Task prompt:
Your answer should be the exact lines of the data below from the one containing "Consider 2 bar(s)" through the one containing "where integers are"; please include nothing else.

Supplied entries:

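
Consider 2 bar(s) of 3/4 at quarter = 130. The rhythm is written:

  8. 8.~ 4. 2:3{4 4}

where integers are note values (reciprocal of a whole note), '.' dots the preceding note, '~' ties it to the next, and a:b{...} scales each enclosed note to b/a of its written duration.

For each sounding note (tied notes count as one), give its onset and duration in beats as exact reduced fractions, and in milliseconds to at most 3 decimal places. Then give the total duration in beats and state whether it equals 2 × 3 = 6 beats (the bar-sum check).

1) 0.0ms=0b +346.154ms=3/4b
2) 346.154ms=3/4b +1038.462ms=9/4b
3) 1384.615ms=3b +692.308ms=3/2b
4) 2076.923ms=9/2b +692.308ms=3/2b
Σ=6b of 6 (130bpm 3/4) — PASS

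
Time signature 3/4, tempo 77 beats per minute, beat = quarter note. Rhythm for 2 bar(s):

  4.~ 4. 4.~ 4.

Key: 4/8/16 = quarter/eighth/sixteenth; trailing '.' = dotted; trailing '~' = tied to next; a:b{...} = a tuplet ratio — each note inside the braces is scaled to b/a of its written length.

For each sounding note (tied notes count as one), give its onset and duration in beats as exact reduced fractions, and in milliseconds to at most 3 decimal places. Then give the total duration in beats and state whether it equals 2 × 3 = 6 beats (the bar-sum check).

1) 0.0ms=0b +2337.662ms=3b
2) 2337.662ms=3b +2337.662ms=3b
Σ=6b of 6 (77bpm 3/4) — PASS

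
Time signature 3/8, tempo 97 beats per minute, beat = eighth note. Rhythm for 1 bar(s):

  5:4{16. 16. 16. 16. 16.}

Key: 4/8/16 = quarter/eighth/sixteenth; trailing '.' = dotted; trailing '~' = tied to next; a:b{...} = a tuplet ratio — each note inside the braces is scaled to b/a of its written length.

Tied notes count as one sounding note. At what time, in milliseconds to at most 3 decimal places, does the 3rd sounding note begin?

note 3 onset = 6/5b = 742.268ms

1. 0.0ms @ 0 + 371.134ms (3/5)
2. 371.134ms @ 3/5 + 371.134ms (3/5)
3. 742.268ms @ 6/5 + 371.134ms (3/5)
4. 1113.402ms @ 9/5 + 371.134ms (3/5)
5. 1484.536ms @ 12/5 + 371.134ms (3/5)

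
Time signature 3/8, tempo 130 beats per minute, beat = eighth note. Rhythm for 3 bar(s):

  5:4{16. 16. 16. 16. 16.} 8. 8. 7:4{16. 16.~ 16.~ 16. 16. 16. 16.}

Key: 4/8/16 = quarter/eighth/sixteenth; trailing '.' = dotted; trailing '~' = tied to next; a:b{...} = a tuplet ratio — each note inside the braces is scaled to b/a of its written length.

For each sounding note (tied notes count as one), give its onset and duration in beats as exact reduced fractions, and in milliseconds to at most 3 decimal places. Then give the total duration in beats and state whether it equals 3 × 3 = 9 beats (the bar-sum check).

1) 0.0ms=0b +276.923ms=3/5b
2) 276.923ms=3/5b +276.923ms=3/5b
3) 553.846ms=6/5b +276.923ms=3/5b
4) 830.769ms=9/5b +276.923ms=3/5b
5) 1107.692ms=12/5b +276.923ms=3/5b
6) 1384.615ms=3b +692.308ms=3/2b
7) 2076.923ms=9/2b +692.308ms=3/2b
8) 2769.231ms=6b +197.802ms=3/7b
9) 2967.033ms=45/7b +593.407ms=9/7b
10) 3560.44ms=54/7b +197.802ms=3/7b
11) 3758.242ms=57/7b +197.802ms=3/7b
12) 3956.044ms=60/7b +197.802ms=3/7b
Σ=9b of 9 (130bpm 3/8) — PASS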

---

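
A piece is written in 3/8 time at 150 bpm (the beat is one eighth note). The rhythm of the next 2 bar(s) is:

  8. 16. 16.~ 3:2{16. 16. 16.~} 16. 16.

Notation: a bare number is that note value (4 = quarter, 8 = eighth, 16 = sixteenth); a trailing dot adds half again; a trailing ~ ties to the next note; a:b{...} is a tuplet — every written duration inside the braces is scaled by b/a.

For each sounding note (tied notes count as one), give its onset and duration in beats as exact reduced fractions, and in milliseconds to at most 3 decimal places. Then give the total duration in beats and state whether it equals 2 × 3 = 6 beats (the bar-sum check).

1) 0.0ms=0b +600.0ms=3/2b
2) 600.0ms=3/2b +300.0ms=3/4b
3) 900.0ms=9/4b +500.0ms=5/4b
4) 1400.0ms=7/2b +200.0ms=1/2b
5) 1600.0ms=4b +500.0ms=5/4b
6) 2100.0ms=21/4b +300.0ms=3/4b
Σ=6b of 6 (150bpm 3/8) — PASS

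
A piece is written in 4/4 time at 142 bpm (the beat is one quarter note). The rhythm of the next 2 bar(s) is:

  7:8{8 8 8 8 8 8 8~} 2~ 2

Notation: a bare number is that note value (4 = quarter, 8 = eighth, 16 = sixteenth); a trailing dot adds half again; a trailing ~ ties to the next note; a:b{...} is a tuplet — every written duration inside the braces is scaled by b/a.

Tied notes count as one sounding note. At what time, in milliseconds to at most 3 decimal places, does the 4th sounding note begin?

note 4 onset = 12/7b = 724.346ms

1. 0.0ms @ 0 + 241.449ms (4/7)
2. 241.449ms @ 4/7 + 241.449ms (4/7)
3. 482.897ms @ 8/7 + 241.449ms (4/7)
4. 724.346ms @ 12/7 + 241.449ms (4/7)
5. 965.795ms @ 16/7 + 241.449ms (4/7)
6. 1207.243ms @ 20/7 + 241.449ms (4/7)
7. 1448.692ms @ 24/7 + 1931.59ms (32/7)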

* * *

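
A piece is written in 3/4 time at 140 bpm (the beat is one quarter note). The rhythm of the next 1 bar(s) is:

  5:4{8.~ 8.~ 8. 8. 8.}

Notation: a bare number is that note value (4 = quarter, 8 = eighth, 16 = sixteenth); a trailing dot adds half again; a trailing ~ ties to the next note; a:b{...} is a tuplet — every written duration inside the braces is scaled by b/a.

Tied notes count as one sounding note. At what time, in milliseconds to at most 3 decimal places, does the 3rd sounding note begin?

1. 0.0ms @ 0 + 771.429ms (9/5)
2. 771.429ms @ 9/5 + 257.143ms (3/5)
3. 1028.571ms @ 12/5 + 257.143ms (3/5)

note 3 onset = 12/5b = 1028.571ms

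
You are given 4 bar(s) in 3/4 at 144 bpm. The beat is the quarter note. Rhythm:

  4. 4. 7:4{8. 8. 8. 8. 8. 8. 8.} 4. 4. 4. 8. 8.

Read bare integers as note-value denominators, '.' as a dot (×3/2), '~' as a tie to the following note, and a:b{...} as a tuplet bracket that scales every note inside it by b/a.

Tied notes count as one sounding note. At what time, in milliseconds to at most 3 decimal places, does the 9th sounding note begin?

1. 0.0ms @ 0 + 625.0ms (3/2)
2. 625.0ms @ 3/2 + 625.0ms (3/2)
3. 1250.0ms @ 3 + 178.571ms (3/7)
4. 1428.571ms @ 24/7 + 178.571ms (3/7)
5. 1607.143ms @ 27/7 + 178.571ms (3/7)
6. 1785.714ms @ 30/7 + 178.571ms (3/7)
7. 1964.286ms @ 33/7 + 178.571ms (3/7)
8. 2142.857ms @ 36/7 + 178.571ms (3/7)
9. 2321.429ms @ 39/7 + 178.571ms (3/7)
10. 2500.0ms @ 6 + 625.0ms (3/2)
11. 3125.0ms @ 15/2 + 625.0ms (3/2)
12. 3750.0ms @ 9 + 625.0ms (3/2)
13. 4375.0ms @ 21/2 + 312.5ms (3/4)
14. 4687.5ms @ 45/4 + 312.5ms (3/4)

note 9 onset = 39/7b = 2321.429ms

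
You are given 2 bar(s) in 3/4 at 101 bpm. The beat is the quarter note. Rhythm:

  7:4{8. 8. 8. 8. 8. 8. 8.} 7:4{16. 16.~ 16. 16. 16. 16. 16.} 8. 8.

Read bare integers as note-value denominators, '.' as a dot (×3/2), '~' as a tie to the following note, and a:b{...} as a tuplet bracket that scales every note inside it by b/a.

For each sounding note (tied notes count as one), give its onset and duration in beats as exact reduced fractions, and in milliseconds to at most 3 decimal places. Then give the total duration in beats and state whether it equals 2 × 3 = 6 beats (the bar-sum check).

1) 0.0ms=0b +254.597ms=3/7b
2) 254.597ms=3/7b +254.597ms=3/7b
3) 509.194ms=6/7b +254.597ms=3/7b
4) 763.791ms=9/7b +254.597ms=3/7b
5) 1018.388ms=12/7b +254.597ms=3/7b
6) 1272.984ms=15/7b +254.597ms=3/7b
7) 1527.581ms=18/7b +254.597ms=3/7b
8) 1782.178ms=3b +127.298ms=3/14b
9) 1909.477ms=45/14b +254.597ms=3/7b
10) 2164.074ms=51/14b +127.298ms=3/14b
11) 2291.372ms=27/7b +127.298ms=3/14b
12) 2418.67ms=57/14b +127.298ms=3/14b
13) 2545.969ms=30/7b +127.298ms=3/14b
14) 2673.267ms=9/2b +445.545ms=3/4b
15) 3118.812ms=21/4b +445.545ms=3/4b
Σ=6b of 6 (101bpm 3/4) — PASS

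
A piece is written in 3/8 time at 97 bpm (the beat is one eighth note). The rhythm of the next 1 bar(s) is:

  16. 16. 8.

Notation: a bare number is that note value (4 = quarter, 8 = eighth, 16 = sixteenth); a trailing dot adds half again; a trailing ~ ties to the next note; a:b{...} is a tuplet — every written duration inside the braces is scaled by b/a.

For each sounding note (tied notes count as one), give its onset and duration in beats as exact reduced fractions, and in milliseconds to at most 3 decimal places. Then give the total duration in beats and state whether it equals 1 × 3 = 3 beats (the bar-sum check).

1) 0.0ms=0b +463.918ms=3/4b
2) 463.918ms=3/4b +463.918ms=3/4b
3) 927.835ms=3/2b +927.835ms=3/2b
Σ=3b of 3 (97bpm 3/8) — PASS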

The answer:
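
Consider 2 bar(s) of 3/4 at quarter = 130. The rhythm is written:

  8. 8.~ 4. 2:3{4 4}

where integers are note values (reciprocal of a whole note), '.' dots the preceding note, '~' ties it to the next, and a:b{...} scales each enclosed note to b/a of its written duration.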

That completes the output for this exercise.